- WORKING DATA:
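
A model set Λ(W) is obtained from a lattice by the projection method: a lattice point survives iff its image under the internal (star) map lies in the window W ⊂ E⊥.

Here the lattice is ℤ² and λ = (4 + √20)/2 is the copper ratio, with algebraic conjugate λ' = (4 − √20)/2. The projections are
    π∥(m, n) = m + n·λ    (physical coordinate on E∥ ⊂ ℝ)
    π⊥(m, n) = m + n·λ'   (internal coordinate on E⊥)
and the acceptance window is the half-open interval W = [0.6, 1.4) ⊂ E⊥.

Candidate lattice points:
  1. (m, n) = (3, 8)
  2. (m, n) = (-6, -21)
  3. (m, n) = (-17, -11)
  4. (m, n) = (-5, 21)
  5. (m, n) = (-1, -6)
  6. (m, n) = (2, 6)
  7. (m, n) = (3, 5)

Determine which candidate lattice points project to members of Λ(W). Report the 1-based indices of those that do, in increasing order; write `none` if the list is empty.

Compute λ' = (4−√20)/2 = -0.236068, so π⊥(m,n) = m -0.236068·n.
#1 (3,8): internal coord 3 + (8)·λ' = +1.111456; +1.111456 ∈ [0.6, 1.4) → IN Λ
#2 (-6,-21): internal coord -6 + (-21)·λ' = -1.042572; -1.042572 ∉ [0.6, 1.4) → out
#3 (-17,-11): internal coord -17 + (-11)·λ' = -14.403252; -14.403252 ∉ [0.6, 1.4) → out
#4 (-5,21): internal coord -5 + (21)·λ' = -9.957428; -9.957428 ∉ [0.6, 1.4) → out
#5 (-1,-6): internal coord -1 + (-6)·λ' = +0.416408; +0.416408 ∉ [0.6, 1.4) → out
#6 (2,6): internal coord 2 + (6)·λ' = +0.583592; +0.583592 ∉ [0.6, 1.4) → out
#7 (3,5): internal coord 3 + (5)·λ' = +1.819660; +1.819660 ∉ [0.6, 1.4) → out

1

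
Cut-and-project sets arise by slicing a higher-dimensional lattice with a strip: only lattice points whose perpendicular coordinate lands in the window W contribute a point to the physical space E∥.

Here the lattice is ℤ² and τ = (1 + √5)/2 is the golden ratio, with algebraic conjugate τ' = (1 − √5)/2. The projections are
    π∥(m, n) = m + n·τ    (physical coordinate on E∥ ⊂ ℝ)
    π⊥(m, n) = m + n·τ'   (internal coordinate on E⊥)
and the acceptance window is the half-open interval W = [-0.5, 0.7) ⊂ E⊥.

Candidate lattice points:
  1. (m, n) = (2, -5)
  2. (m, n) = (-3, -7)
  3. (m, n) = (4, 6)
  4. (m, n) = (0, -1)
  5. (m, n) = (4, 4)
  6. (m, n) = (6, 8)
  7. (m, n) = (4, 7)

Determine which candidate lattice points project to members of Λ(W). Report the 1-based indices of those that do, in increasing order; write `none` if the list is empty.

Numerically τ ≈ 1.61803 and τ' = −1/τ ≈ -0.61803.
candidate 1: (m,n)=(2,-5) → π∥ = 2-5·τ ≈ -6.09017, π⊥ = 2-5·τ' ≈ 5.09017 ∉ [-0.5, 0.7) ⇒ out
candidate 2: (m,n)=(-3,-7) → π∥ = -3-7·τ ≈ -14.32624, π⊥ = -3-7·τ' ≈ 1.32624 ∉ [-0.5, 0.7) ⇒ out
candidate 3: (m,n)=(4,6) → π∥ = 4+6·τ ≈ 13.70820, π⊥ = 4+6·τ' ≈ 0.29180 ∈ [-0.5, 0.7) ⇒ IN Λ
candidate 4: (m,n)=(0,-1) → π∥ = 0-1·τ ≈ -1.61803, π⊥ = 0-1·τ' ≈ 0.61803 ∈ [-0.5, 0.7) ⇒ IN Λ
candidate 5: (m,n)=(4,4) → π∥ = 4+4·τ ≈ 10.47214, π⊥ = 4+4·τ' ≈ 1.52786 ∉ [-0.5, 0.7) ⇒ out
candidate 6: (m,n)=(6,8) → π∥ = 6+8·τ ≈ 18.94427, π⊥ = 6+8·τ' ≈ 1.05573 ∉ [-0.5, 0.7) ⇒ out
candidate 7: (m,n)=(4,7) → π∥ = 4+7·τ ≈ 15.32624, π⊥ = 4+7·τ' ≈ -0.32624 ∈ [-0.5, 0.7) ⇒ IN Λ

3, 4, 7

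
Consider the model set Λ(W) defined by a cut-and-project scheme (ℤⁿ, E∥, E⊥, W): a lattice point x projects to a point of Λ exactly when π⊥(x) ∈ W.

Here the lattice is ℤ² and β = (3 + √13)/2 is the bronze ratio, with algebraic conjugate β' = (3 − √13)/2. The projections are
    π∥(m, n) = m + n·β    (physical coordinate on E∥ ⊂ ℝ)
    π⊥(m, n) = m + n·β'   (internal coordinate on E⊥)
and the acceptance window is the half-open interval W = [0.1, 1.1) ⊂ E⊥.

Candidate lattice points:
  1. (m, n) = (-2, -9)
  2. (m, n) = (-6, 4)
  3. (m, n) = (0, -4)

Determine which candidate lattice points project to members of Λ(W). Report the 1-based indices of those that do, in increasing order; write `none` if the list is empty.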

- YOUR OBJECTIVE: Only the lines from the one containing "Consider the model" through the end of the data above are wanted, both ends included; restate them word for word.

- PROBLEM SOLUTION:
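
Consider the model set Λ(W) defined by a cut-and-project scheme (ℤⁿ, E∥, E⊥, W): a lattice point x projects to a point of Λ exactly when π⊥(x) ∈ W.

Here the lattice is ℤ² and β = (3 + √13)/2 is the bronze ratio, with algebraic conjugate β' = (3 − √13)/2. The projections are
    π∥(m, n) = m + n·β    (physical coordinate on E∥ ⊂ ℝ)
    π⊥(m, n) = m + n·β'   (internal coordinate on E⊥)
and the acceptance window is the half-open interval W = [0.1, 1.1) ⊂ E⊥.

Candidate lattice points:
  1. (m, n) = (-2, -9)
  2. (m, n) = (-6, 4)
  3. (m, n) = (0, -4)

Determine which candidate lattice points project to members of Λ(W). Report the 1-based indices of those that do, in increasing order; write `none` if the list is empty.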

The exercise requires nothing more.